### What the exercise asks
Find the line containing "(Consider only the" in the listing below. Repeat it exactly, along with each following line up to and including the one containing "(b) How many".

### Listed entries
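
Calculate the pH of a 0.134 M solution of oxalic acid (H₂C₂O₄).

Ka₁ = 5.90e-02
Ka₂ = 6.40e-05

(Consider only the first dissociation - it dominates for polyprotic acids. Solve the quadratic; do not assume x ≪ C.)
pH = 1.19

x² + Ka₁·x − Ka₁·C = 0 with Ka₁ = 5.90e-02, C = 0.134.
x = (−Ka₁ + √(Ka₁² + 4·Ka₁·C))/2 = 6.4182e-02 M, so pH = 1.19.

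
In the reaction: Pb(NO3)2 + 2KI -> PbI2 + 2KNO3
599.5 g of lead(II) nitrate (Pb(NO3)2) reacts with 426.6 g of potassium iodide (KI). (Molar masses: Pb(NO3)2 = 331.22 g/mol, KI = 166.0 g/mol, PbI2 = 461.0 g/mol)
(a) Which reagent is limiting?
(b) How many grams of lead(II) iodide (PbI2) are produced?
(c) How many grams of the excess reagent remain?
(a) KI, (b) 592.4 g, (c) 173.9 g

Moles of Pb(NO3)2 = 599.5 g ÷ 331.22 g/mol = 1.80998 mol
Moles of KI = 426.6 g ÷ 166.0 g/mol = 2.56988 mol
Moles ÷ coefficient: Pb(NO3)2: 1.80998/1 = 1.81, KI: 2.56988/2 = 1.285
(a) KI has the smaller value, so KI is the limiting reagent.
(b) Moles of PbI2 = 2.56988 mol KI × (1/2) = 1.28494 mol; mass = 1.28494 mol × 461.0 g/mol = 592.4 g
(c) Pb(NO3)2 consumed = 2.56988 × (1/2) = 1.28494 mol; remaining = 1.80998 − 1.28494 = 0.525035 mol; mass = 0.525035 mol × 331.22 g/mol = 173.9 g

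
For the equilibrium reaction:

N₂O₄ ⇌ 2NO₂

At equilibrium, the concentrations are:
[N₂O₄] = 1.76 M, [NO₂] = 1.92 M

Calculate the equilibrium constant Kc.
K_c = 2.0945

Kc = ([NO₂]^2) / ([N₂O₄])
   = ((1.92)^2) / ((1.76))
   = 3.6864 / 1.76 = 2.0945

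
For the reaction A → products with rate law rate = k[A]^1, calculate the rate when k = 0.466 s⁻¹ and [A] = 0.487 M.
0.2269 M/s

rate = k·[A]^1 = 0.466·(0.487)^1 = 0.466·0.487 = 0.2269 M/s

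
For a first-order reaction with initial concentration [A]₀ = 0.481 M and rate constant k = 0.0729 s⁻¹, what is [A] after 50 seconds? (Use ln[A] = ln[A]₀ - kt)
0.0126 M

ln[A] = ln[A]₀ - k·t = ln(0.481) - (0.0729)·(50) = -0.7319 - 3.6450 = -4.3769
[A] = e^(-4.3769) = 0.0126 M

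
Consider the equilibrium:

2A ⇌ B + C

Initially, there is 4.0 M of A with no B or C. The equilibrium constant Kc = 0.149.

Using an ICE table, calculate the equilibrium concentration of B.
[B] = 0.871 M

ICE: [A] = 4.0 − 2x, [B] = [C] = x.
Kc = x²/(4.0 − 2x)² = 0.149 ⇒ √Kc = x/(4.0 − 2x).
x = √0.149·4.0/(1 + 2√0.149) = 0.38601·4.0/1.772 = 0.87134.
[B] = x = 0.871 M.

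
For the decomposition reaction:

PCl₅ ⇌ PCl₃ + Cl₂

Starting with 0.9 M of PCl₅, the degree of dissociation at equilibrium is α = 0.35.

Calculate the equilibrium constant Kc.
K_c = 0.1696

x = α·[A]₀ = 0.35 × 0.9 = 0.315 M dissociated.
At eq: [PCl₅] = 0.9 − 0.315 = 0.585 M; [PCl₃] = [Cl₂] = x = 0.315 M.
Kc = [PCl₃][Cl₂]/[PCl₅] = (0.315)²/0.585 = 0.1696.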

### Exercise solution
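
(Consider only the first dissociation - it dominates for polyprotic acids. Solve the quadratic; do not assume x ≪ C.)
pH = 1.19

x² + Ka₁·x − Ka₁·C = 0 with Ka₁ = 5.90e-02, C = 0.134.
x = (−Ka₁ + √(Ka₁² + 4·Ka₁·C))/2 = 6.4182e-02 M, so pH = 1.19.

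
In the reaction: Pb(NO3)2 + 2KI -> PbI2 + 2KNO3
599.5 g of lead(II) nitrate (Pb(NO3)2) reacts with 426.6 g of potassium iodide (KI). (Molar masses: Pb(NO3)2 = 331.22 g/mol, KI = 166.0 g/mol, PbI2 = 461.0 g/mol)
(a) Which reagent is limiting?
(b) How many grams of lead(II) iodide (PbI2) are produced?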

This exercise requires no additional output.